Stored items:
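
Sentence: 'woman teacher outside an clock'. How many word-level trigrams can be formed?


Word trigrams from [5] words:
  Trigram 1: (woman teacher outside)
  Trigram 2: (teacher outside an)
  Trigram 3: (outside an clock)
Total word trigrams: 5 - 2 = 3

3


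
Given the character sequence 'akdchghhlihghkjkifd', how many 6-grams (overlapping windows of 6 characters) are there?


String 'akdchghhlihghkjkifd' has length L = 19.
Number of overlapping n-grams = L - n + 1
Substituting: 19 - 6 + 1 = 14

14


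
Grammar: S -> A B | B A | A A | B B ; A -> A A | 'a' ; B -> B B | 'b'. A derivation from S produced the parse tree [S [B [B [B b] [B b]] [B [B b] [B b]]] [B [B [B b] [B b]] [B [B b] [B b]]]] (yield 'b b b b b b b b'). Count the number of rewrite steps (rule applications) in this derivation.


Every bracketed nonterminal node [X ...] in the tree is produced by exactly one rule application.
Reading the tree off as a leftmost derivation:
  Step 1: S  =>  B B   (applied S -> B B)
  Step 2: B B  =>  B B B   (applied B -> B B)
  Step 3: B B B  =>  B B B B   (applied B -> B B)
  Step 4: B B B B  =>  b B B B   (applied B -> b)
  Step 5: b B B B  =>  b b B B   (applied B -> b)
  Step 6: b b B B  =>  b b B B B   (applied B -> B B)
  Step 7: b b B B B  =>  b b b B B   (applied B -> b)
  Step 8: b b b B B  =>  b b b b B   (applied B -> b)
  Step 9: b b b b B  =>  b b b b B B   (applied B -> B B)
  Step 10: b b b b B B  =>  b b b b B B B   (applied B -> B B)
  Step 11: b b b b B B B  =>  b b b b b B B   (applied B -> b)
  Step 12: b b b b b B B  =>  b b b b b b B   (applied B -> b)
  Step 13: b b b b b b B  =>  b b b b b b B B   (applied B -> B B)
  Step 14: b b b b b b B B  =>  b b b b b b b B   (applied B -> b)
  Step 15: b b b b b b b B  =>  b b b b b b b b   (applied B -> b)
Final yield: b b b b b b b b
Total rewrite steps: 15

15


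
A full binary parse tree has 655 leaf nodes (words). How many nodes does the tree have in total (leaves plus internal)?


Leaf nodes (terminals): 655
Internal nodes = n - 1 = 655 - 1 = 654
Total = leaves + internal = 655 + 654 = 1309

1309


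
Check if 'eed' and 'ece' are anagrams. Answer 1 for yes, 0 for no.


Sort characters of 'eed': 'dee'
Sort characters of 'ece': 'cee'
Sorted forms differ -> they are NOT anagrams
Result: 0

0


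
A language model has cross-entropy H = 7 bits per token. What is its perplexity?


Perplexity formula: PP = 2^H
H = 7
PP = 2^7
Steps: 2^1 = 2, 2^2 = 4, 2^3 = 8, 2^4 = 16, 2^5 = 32, 2^6 = 64, 2^7 = 128
PP = 128

128


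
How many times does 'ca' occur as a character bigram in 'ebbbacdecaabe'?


Scanning 'ebbbacdecaabe' for bigram 'ca':
  Position 0: 'eb' -> no
  Position 1: 'bb' -> no
  Position 2: 'bb' -> no
  Position 3: 'ba' -> no
  Position 4: 'ac' -> no
  Position 5: 'cd' -> no
  Position 6: 'de' -> no
  Position 7: 'ec' -> no
  Position 8: 'ca' -> MATCH
  Position 9: 'aa' -> no
  Position 10: 'ab' -> no
  Position 11: 'be' -> no
Total matches: 1

1


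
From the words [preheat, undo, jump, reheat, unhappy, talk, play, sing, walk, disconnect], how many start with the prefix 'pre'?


Checking each word for prefix 'pre':
  'preheat' -> YES, starts with 'pre' (count: 1)
  'undo' -> no (count: 1)
  'jump' -> no (count: 1)
  'reheat' -> no (count: 1)
  'unhappy' -> no (count: 1)
  'talk' -> no (count: 1)
  'play' -> no (count: 1)
  'sing' -> no (count: 1)
  'walk' -> no (count: 1)
  'disconnect' -> no (count: 1)
Total with prefix 'pre': 1

1


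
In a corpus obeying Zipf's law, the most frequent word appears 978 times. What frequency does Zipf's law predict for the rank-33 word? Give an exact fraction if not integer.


Zipf's law: freq(rank) = f1 / rank
f1 = 978, rank = 33
freq = 978 / 33
GCD(978, 33) = 3
Simplified: 326/11

326/11


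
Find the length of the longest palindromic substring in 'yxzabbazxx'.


Scanning 'yxzabbazxx' for palindromic substrings.
Substring at positions 1-8: 'xzabbazx'.
Check: reverse('xzabbazx') = 'xzabbazx' -> palindrome confirmed.
Neighbouring characters ('y' / 'x') break symmetry, so it cannot extend further.
No longer palindromic substring exists; longest length = 8

8


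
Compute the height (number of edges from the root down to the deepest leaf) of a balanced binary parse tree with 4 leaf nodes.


In a balanced binary tree with n leaves the deepest leaf is ceil(log2(n)) edges below the root.
log2(4) = 2.0000
ceil(2.0000) = 2
height (edges) = 2

2


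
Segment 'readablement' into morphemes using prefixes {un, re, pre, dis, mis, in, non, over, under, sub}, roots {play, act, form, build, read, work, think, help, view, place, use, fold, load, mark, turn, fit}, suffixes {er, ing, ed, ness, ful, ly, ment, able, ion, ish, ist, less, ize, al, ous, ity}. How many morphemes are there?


Segmenting 'readablement' against the inventory:
  'read' -> root (morpheme 1)
  'able' -> suffix (morpheme 2)
  'ment' -> suffix (morpheme 3)
Total morphemes: 3

3


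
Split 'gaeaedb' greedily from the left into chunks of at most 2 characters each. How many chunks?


'gaeaedb' has 7 characters.
Chunking with max size 2:
  Chunk 1: 'ga' (positions 0-1)
  Chunk 2: 'ea' (positions 2-3)
  Chunk 3: 'ed' (positions 4-5)
  Chunk 4: 'b' (positions 6-6)
Total chunks: ceil(7 / 2) = 4

4


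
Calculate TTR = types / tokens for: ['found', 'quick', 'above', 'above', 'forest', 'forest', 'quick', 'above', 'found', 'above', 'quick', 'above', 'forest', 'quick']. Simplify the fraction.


Tokens: 14
Unique types: ('above', 'forest', 'found', 'quick') = 4
TTR = 4/14
Simplify: divide both by 2 -> 2/7
TTR = 2/7

2/7


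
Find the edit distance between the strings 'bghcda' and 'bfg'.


Building DP table for s1='bghcda' (len 6) and s2='bfg' (len 3):
       b  f  g
    0  1  2  3
  b 1  0  1  2
  g 2  1  1  1
  h 3  2  2  2
  c 4  3  3  3
  d 5  4  4  4
  a 6  5  5  5
Edit distance = dp[6][3] = 5

5


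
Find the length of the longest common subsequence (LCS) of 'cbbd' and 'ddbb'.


DP table for LCS of 'cbbd' and 'ddbb':
       d  d  b  b
    0  0  0  0  0
  c 0  0  0  0  0
  b 0  0  0  1  1
  b 0  0  0  1  2
  d 0  1  1  1  2
LCS: 'bb'
LCS length = 2

2


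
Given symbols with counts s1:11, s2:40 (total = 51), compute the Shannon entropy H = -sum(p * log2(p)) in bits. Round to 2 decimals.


Computing entropy H = -sum(p_i * log2(p_i)):
  s1: p = 11/51 = 0.2157, -p*log2(p) = 0.4773
  s2: p = 40/51 = 0.7843, -p*log2(p) = 0.2749
H = sum of terms = 0.7522
Rounded to 2 decimals: 0.75

0.75


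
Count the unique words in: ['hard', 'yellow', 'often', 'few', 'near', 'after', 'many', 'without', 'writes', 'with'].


Listing all tokens and tracking unique types:
  Token 1: 'hard' -> NEW (unique so far: 1)
  Token 2: 'yellow' -> NEW (unique so far: 2)
  Token 3: 'often' -> NEW (unique so far: 3)
  Token 4: 'few' -> NEW (unique so far: 4)
  Token 5: 'near' -> NEW (unique so far: 5)
  Token 6: 'after' -> NEW (unique so far: 6)
  Token 7: 'many' -> NEW (unique so far: 7)
  Token 8: 'without' -> NEW (unique so far: 8)
  Token 9: 'writes' -> NEW (unique so far: 9)
  Token 10: 'with' -> NEW (unique so far: 10)
Unique types: ('after', 'few', 'hard', 'many', 'near', 'often', 'with', 'without', 'writes', 'yellow')
Vocabulary size: 10

10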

> Required work
Beginning with the line that holds "Count the unique", please give again each line exactly until the records end, and include that final line.

> Answer to this problem
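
Count the unique words in: ['hard', 'yellow', 'often', 'few', 'near', 'after', 'many', 'without', 'writes', 'with'].


Listing all tokens and tracking unique types:
  Token 1: 'hard' -> NEW (unique so far: 1)
  Token 2: 'yellow' -> NEW (unique so far: 2)
  Token 3: 'often' -> NEW (unique so far: 3)
  Token 4: 'few' -> NEW (unique so far: 4)
  Token 5: 'near' -> NEW (unique so far: 5)
  Token 6: 'after' -> NEW (unique so far: 6)
  Token 7: 'many' -> NEW (unique so far: 7)
  Token 8: 'without' -> NEW (unique so far: 8)
  Token 9: 'writes' -> NEW (unique so far: 9)
  Token 10: 'with' -> NEW (unique so far: 10)
Unique types: ('after', 'few', 'hard', 'many', 'near', 'often', 'with', 'without', 'writes', 'yellow')
Vocabulary size: 10

10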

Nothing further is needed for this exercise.